**INPUT FOR THIS TASK:**
*-*-*

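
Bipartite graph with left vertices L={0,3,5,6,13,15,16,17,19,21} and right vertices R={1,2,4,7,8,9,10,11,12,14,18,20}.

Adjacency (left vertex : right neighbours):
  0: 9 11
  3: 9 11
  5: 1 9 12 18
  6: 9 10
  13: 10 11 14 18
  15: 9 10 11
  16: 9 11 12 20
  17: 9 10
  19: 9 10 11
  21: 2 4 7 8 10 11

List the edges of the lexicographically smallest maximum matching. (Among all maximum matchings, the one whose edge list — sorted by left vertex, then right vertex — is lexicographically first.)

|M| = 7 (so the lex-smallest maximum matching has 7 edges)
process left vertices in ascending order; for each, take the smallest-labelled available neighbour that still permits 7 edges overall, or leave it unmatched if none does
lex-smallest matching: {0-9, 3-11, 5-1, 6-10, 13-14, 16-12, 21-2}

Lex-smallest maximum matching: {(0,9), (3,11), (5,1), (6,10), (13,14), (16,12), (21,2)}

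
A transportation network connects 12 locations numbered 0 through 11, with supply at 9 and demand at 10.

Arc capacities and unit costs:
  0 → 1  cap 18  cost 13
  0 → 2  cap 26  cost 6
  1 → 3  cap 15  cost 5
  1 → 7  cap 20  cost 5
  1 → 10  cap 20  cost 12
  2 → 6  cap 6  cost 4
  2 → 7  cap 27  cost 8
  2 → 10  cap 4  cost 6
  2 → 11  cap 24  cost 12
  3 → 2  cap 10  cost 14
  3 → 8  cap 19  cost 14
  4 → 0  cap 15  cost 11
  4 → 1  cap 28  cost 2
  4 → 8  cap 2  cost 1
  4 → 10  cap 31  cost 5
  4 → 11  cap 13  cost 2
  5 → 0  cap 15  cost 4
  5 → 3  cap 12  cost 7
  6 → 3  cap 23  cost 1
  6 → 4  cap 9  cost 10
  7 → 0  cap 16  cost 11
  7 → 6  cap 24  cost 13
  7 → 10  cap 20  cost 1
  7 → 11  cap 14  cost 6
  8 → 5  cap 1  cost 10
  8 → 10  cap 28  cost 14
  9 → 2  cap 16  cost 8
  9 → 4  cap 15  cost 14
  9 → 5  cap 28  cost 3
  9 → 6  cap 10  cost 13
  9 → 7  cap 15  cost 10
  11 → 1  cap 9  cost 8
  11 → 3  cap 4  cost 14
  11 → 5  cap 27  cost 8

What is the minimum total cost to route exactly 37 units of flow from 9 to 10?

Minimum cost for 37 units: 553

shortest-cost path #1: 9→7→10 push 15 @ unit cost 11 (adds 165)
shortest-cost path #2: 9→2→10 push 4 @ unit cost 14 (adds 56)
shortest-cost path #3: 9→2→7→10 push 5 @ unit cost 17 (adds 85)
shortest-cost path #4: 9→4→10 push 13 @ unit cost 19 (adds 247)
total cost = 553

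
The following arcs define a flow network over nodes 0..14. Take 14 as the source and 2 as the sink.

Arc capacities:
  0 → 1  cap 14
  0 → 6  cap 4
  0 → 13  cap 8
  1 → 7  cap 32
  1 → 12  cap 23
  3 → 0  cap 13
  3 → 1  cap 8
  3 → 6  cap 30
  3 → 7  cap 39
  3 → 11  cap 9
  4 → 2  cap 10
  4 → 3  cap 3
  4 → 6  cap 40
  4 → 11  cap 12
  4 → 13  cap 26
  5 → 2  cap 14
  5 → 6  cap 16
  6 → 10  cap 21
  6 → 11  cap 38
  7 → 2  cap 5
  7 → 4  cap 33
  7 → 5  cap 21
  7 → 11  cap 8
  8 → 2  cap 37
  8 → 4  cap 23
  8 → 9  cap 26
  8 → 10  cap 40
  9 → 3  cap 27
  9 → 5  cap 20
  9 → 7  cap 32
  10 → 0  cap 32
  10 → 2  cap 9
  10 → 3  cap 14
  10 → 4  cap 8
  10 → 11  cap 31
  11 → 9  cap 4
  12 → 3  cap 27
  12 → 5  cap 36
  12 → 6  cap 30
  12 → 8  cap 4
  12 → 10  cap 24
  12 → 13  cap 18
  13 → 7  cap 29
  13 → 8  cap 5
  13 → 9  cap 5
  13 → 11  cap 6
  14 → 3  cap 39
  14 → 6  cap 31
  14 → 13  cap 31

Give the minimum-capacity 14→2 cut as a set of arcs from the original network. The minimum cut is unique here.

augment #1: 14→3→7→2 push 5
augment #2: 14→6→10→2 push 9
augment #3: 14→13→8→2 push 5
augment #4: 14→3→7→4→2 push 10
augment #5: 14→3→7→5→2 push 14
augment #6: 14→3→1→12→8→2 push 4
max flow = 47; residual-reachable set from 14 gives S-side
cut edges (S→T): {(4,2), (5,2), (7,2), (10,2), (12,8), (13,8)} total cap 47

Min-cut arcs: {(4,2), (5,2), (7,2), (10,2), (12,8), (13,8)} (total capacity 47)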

*-*-*

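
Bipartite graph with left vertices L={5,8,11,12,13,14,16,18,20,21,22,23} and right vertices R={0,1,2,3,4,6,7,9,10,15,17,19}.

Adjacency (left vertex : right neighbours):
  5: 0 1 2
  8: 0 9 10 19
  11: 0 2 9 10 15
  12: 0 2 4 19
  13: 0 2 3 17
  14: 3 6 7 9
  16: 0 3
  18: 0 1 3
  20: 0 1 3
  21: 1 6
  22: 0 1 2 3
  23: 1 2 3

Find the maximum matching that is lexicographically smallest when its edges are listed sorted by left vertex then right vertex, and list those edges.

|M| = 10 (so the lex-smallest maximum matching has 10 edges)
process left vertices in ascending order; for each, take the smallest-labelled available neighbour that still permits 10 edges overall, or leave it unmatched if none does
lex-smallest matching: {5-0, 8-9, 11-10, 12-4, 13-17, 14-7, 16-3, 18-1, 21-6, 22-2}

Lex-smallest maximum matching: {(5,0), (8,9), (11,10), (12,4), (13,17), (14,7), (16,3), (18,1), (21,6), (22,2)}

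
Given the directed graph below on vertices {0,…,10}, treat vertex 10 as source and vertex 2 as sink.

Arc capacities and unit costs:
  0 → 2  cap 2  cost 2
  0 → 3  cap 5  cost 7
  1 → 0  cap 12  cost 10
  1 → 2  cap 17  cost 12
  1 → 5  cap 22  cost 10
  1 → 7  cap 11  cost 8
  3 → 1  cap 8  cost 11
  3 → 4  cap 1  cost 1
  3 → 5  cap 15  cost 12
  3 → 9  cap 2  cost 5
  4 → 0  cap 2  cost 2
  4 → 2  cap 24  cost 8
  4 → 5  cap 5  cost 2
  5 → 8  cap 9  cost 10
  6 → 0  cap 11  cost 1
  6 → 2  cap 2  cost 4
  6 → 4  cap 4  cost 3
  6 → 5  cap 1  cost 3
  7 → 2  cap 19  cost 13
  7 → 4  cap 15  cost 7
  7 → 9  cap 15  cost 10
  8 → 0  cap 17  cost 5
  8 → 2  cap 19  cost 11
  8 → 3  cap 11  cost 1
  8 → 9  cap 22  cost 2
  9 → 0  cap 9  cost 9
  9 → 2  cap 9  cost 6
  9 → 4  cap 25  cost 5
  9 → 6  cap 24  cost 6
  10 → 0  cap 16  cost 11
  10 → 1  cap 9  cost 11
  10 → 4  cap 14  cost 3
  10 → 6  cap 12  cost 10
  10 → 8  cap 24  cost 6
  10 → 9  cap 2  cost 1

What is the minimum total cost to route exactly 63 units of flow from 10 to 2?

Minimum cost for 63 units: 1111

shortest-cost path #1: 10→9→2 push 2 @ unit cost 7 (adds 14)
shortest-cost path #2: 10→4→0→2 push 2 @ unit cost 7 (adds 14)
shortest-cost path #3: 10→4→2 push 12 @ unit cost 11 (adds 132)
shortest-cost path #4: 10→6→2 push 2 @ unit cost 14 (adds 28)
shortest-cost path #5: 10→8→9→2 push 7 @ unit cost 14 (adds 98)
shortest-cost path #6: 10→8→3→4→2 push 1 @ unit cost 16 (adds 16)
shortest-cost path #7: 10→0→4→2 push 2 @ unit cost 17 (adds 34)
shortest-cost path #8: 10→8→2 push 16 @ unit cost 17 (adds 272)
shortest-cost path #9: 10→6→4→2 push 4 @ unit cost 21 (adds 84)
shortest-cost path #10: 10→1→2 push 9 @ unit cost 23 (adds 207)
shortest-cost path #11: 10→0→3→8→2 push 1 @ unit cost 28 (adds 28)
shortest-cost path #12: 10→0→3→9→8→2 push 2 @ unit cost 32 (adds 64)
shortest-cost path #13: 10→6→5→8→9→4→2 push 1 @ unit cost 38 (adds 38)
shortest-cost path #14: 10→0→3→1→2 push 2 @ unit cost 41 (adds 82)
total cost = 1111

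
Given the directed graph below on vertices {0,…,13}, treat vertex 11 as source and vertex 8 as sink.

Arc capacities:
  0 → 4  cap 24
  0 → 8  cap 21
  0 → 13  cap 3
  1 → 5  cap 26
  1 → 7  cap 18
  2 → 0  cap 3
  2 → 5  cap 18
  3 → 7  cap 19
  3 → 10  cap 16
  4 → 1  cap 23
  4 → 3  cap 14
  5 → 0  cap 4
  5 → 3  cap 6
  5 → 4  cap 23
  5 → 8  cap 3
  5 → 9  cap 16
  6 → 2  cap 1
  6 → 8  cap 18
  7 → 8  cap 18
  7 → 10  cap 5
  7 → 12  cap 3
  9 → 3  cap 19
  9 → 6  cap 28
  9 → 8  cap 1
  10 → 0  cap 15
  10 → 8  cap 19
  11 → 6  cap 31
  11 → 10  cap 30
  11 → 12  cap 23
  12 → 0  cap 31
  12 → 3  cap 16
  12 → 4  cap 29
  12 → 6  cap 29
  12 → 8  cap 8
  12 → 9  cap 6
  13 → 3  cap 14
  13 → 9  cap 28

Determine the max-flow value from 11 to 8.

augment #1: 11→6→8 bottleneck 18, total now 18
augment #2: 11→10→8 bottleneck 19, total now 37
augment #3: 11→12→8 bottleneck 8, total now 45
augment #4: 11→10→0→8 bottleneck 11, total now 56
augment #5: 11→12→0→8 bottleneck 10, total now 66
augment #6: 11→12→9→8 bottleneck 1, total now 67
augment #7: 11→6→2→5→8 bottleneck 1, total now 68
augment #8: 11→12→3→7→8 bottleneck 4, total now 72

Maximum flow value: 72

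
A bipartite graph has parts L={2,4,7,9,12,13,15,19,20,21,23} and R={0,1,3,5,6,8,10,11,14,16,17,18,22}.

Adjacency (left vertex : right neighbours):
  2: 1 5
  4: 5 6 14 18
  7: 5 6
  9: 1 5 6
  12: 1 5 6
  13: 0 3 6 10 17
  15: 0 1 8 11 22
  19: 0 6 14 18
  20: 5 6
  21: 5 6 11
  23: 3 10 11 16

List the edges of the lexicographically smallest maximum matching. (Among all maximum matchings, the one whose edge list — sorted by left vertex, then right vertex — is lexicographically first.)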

*-*-*

**AIM OF THE EXERCISE:** Within the listing above, say how many lines contain the string "directed". Reply with the number only.

**RESPONSE TO THIS TASK:** 2